# Records provided
______

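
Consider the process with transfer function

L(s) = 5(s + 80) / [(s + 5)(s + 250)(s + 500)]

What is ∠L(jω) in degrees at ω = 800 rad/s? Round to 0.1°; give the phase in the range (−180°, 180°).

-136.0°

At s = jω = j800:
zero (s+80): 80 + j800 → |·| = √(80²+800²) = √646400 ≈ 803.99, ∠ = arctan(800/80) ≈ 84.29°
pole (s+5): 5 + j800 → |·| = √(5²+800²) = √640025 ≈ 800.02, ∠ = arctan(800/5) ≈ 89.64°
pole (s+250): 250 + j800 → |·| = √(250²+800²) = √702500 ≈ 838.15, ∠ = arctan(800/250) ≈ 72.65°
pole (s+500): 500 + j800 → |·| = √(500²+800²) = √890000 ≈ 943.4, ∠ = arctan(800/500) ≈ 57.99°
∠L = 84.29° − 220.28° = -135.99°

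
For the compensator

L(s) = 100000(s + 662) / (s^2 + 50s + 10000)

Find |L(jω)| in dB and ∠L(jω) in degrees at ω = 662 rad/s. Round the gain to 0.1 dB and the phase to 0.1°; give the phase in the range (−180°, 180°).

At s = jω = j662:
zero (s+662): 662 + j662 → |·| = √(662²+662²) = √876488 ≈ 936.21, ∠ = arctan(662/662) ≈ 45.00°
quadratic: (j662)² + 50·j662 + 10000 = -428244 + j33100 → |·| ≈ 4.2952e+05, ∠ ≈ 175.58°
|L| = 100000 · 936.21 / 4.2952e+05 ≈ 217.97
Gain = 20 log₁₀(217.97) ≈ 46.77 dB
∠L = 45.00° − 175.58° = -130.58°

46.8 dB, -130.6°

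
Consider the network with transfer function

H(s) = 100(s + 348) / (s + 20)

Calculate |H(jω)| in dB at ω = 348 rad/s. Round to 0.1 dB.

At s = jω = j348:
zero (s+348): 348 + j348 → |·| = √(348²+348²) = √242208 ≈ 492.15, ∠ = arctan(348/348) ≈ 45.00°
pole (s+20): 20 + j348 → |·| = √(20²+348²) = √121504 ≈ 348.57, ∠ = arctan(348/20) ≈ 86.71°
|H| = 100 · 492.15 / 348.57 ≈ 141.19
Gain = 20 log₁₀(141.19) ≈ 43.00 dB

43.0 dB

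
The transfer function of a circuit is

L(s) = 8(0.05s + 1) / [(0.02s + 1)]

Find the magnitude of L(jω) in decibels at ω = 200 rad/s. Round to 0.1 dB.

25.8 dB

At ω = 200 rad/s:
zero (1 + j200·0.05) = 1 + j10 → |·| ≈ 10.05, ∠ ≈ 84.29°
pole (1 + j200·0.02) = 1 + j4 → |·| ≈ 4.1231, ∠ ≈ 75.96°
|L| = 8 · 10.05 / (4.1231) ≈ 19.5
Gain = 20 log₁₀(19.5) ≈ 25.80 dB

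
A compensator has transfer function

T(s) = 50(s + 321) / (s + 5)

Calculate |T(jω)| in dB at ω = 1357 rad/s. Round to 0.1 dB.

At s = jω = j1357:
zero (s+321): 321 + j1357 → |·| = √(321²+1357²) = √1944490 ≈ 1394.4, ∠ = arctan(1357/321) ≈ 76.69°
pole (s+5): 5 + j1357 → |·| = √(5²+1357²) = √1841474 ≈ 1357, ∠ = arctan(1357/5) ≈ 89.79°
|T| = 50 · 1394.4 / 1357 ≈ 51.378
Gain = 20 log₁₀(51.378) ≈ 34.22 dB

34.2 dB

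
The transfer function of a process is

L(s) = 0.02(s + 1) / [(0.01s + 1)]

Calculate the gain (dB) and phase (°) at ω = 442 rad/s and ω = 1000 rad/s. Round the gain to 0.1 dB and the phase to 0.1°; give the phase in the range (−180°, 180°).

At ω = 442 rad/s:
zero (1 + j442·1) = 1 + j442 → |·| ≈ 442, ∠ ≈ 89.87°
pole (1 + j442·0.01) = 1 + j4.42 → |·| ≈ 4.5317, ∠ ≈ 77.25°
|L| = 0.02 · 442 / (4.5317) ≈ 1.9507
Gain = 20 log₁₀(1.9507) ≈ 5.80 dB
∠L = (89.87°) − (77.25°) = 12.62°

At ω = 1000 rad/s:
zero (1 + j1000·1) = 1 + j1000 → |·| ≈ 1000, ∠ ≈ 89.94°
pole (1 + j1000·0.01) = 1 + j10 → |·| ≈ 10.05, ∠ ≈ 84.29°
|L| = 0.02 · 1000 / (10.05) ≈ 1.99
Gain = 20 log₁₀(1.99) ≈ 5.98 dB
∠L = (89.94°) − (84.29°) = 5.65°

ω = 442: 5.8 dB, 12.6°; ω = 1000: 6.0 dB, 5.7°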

______

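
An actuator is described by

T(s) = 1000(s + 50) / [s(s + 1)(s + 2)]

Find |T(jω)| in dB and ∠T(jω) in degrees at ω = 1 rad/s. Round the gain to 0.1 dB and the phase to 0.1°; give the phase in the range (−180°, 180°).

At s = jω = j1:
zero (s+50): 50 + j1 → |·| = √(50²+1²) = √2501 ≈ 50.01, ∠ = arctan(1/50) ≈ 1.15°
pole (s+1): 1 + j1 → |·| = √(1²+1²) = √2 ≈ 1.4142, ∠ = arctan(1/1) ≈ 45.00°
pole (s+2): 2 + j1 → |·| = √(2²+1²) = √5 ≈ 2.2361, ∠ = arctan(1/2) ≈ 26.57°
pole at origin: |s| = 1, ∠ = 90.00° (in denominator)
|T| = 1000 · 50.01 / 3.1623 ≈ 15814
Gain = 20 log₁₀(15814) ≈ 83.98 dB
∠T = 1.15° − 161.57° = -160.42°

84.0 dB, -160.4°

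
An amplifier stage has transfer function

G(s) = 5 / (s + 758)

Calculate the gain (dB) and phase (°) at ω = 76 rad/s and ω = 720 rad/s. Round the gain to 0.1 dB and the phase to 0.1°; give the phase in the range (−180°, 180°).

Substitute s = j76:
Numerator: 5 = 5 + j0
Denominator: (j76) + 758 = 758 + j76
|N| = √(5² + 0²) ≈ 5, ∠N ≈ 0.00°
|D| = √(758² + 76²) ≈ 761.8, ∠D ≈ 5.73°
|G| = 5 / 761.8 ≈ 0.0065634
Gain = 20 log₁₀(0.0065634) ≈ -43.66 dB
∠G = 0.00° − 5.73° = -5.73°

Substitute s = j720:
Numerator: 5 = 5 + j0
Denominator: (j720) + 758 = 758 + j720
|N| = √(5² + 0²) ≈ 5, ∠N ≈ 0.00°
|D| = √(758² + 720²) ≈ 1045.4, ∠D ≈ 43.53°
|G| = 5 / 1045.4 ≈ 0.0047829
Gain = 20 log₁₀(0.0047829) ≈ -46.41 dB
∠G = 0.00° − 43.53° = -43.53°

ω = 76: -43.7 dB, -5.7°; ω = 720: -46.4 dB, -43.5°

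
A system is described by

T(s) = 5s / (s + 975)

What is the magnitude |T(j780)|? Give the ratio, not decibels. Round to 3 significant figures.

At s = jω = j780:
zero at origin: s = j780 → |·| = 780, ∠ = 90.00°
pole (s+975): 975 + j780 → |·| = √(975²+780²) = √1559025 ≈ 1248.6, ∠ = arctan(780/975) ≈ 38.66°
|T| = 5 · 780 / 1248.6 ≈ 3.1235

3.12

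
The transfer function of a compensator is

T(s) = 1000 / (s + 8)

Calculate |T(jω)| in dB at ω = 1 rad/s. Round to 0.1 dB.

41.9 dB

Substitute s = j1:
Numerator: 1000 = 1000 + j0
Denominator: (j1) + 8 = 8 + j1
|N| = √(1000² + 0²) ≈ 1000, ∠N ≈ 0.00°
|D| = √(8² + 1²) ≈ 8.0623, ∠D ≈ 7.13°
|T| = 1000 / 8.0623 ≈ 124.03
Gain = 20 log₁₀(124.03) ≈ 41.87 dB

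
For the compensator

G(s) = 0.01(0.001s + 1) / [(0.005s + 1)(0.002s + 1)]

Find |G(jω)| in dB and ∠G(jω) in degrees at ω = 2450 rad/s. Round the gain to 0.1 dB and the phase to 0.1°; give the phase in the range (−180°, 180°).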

______

# Action item
Copy out each line from the preceding entries that mentions the word "compensator".

# Task answer
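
For the compensator
A compensator has transfer function
The transfer function of a compensator is
For the compensator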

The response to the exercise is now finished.